### [Work to complete]
Lines from the line with "SMILES: O=CCC(I)CCCCC(F)C" to the line with "SMILES: CCC(F)C(F)(F)CCCCCBr" in the entries below, and only those, must be output exactly, with both ends included.

### [Stored data]

-- Opening Marker --

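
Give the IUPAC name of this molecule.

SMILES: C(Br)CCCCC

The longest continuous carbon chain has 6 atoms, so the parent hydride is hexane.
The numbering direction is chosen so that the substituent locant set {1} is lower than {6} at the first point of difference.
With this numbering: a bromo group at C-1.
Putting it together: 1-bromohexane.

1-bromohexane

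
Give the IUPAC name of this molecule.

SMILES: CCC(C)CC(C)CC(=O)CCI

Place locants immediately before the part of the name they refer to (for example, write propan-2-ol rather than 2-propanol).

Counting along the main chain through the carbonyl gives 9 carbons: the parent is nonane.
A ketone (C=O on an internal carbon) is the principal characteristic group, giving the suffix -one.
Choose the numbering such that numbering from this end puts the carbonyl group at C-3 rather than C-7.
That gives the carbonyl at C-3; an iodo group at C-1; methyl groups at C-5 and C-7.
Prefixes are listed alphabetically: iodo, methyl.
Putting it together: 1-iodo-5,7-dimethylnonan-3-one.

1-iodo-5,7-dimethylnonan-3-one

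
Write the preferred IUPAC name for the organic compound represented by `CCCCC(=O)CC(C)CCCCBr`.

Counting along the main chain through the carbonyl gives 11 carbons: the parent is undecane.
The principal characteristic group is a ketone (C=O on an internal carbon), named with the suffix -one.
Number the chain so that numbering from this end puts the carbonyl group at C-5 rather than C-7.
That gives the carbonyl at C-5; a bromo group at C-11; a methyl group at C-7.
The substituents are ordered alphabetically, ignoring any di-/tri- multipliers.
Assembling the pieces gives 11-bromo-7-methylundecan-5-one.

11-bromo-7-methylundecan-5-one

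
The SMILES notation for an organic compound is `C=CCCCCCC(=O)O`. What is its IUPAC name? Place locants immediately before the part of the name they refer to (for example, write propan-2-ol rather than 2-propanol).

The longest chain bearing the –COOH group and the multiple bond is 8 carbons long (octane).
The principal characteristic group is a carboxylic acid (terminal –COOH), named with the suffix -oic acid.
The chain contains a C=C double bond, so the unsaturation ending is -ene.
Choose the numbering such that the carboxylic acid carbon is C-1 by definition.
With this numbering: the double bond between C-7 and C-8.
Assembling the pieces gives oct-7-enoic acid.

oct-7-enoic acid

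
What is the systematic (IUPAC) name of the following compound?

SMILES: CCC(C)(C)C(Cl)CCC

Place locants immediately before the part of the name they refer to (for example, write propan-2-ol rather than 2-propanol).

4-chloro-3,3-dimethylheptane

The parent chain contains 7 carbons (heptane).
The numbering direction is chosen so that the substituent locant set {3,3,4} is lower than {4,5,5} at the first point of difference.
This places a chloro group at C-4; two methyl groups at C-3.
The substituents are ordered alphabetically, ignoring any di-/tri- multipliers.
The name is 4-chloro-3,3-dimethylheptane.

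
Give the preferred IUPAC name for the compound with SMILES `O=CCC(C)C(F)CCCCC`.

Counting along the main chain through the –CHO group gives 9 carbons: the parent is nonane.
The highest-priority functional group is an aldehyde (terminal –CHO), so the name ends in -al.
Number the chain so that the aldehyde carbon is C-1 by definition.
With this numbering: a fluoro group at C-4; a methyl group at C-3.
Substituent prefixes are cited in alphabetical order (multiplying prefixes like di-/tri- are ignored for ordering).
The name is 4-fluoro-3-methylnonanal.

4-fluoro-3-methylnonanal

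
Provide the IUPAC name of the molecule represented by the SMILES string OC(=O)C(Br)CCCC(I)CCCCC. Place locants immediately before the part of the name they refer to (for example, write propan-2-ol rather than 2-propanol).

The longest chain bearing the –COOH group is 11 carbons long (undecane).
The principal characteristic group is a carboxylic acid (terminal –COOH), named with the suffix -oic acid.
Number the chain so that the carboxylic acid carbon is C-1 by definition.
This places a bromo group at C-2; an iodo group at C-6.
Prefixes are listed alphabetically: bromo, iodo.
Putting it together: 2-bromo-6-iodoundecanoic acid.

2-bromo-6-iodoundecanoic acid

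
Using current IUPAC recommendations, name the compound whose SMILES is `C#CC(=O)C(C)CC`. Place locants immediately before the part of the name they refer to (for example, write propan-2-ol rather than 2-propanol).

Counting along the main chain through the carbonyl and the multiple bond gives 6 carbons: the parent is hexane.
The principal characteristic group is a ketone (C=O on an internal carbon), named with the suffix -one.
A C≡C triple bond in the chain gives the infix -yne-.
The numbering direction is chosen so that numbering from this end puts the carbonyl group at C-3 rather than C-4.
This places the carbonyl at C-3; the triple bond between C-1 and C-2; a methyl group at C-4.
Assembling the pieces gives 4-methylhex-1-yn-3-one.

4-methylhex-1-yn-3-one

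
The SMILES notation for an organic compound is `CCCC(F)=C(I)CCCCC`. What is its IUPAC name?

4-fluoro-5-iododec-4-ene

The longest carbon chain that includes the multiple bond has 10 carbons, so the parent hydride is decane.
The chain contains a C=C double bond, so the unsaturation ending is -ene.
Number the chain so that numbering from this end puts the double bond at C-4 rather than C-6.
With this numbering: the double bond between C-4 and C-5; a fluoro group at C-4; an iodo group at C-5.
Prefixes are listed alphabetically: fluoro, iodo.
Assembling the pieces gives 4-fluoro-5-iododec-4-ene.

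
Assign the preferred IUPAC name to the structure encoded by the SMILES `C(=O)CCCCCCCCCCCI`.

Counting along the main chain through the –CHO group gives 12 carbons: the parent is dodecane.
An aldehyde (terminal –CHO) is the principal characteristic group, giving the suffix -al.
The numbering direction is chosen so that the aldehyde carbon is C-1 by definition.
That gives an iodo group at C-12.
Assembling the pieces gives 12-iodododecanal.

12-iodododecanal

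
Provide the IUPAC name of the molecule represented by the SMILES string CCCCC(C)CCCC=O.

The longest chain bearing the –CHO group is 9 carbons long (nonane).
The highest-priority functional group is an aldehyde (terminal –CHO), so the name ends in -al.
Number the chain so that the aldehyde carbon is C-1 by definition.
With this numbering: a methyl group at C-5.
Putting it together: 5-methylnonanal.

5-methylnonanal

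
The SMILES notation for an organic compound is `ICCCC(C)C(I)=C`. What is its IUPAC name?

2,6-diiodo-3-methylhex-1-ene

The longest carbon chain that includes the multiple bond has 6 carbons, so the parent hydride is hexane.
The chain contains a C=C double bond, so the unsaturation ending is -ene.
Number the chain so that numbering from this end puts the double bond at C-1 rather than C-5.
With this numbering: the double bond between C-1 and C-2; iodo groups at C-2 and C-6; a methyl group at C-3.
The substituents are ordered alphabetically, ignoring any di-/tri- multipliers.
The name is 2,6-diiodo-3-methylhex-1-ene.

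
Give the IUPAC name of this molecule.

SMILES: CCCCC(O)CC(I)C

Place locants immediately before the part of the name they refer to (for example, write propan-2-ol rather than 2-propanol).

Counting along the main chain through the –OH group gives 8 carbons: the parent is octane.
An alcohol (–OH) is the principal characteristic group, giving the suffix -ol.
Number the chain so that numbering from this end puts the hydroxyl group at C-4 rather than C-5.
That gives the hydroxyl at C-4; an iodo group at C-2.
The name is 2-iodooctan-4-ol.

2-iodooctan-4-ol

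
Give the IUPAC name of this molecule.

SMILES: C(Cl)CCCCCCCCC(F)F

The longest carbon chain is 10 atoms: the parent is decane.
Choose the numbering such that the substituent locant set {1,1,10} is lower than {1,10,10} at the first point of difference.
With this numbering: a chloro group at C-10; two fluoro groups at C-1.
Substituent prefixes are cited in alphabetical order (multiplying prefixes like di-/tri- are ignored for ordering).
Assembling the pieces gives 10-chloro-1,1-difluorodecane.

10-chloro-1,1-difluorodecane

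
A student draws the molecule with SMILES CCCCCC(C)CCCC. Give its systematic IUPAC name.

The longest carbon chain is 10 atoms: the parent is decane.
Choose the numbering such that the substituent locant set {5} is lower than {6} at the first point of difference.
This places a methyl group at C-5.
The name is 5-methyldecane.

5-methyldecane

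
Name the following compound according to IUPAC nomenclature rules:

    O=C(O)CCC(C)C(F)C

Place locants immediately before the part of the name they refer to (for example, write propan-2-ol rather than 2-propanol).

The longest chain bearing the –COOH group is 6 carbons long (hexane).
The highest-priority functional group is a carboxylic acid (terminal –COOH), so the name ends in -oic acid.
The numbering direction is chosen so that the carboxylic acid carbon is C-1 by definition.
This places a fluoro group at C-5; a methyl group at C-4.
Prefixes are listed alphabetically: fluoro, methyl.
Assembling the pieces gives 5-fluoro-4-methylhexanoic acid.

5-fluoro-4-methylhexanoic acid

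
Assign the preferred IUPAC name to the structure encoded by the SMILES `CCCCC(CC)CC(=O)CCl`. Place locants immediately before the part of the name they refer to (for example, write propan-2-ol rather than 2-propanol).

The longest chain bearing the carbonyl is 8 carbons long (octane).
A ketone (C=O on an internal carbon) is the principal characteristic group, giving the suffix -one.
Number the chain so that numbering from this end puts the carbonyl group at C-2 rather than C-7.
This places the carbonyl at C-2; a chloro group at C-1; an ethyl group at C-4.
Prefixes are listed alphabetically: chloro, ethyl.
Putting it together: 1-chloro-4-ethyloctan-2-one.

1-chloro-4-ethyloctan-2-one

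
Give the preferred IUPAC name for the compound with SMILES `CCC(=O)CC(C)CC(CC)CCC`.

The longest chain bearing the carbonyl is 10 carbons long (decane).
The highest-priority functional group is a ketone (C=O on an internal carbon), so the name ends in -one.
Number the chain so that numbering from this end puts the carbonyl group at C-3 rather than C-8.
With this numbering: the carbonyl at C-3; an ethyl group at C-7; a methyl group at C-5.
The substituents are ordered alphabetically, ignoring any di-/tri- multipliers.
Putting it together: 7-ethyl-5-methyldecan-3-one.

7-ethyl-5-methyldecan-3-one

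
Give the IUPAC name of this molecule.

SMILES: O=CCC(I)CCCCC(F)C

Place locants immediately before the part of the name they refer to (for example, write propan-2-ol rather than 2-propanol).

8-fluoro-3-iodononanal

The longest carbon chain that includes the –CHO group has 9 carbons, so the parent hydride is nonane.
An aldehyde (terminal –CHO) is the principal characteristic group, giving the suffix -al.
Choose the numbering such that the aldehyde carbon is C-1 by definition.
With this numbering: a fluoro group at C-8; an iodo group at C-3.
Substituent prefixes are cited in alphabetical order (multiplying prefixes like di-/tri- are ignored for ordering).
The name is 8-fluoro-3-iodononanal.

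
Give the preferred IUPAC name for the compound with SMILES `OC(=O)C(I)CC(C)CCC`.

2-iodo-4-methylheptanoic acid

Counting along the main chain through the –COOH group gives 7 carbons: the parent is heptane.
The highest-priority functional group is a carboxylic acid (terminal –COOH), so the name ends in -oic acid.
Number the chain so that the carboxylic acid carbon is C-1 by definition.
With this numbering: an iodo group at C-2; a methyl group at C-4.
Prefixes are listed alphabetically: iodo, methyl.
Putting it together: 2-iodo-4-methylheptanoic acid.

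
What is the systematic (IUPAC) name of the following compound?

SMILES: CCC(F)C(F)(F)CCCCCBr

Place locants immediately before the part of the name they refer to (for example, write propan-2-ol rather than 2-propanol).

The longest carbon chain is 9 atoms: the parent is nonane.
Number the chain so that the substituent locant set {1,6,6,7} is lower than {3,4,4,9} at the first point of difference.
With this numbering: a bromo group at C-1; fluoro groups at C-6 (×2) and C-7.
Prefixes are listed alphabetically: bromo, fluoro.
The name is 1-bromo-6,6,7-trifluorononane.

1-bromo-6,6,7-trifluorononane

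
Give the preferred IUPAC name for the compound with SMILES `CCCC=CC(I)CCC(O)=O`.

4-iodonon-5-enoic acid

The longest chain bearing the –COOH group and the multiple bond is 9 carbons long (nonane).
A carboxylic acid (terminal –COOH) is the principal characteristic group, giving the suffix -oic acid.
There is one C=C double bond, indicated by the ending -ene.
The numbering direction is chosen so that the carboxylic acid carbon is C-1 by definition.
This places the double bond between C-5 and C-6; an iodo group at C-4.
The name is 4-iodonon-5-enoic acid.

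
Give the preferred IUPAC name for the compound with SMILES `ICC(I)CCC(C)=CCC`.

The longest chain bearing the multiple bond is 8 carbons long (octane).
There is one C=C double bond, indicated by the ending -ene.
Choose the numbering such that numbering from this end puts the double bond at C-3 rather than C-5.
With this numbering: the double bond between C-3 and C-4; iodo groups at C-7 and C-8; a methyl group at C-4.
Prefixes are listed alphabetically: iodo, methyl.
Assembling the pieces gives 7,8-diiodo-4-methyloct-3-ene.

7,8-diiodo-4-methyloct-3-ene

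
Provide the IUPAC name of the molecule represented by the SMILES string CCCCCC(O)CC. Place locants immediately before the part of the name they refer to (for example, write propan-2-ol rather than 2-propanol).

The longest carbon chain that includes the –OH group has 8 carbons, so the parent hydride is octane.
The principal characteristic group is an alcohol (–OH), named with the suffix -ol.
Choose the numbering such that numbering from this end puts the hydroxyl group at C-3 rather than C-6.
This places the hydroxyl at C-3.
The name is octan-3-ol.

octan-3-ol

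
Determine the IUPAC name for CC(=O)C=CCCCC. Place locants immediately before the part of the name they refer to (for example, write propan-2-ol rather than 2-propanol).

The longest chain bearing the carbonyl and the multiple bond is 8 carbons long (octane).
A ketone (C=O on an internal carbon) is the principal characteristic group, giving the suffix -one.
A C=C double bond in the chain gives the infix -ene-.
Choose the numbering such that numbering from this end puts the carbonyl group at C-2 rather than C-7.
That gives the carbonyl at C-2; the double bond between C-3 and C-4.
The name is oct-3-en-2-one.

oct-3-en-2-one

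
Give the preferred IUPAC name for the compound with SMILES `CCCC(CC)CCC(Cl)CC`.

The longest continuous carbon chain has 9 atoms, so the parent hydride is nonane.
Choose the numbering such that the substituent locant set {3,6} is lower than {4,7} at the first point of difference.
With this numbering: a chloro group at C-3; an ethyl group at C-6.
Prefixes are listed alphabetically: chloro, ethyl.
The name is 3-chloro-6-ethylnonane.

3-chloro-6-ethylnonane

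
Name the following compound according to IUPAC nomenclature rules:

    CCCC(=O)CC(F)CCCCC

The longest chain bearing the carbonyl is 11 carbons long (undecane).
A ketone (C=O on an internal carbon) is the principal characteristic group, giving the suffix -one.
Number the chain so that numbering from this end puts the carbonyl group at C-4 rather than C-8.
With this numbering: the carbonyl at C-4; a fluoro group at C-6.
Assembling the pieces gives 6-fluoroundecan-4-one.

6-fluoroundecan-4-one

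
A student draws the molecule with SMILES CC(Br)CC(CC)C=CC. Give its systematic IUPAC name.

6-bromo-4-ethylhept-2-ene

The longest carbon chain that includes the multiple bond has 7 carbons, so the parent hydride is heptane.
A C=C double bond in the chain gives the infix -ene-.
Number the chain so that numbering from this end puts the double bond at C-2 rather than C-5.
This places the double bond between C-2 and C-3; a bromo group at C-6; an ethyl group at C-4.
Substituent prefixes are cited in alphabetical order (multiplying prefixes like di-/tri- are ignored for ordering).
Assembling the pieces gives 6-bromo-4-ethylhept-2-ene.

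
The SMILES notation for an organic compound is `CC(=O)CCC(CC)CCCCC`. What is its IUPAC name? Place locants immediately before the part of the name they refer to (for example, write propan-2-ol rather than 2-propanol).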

-- Closing Marker --

### [Task output]
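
SMILES: O=CCC(I)CCCCC(F)C

Place locants immediately before the part of the name they refer to (for example, write propan-2-ol rather than 2-propanol).

8-fluoro-3-iodononanal

The longest carbon chain that includes the –CHO group has 9 carbons, so the parent hydride is nonane.
An aldehyde (terminal –CHO) is the principal characteristic group, giving the suffix -al.
Choose the numbering such that the aldehyde carbon is C-1 by definition.
With this numbering: a fluoro group at C-8; an iodo group at C-3.
Substituent prefixes are cited in alphabetical order (multiplying prefixes like di-/tri- are ignored for ordering).
The name is 8-fluoro-3-iodononanal.

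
Give the preferred IUPAC name for the compound with SMILES `OC(=O)C(I)CC(C)CCC`.

2-iodo-4-methylheptanoic acid

Counting along the main chain through the –COOH group gives 7 carbons: the parent is heptane.
The highest-priority functional group is a carboxylic acid (terminal –COOH), so the name ends in -oic acid.
Number the chain so that the carboxylic acid carbon is C-1 by definition.
With this numbering: an iodo group at C-2; a methyl group at C-4.
Prefixes are listed alphabetically: iodo, methyl.
Putting it together: 2-iodo-4-methylheptanoic acid.

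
What is the systematic (IUPAC) name of the following compound?

SMILES: CCC(F)C(F)(F)CCCCCBr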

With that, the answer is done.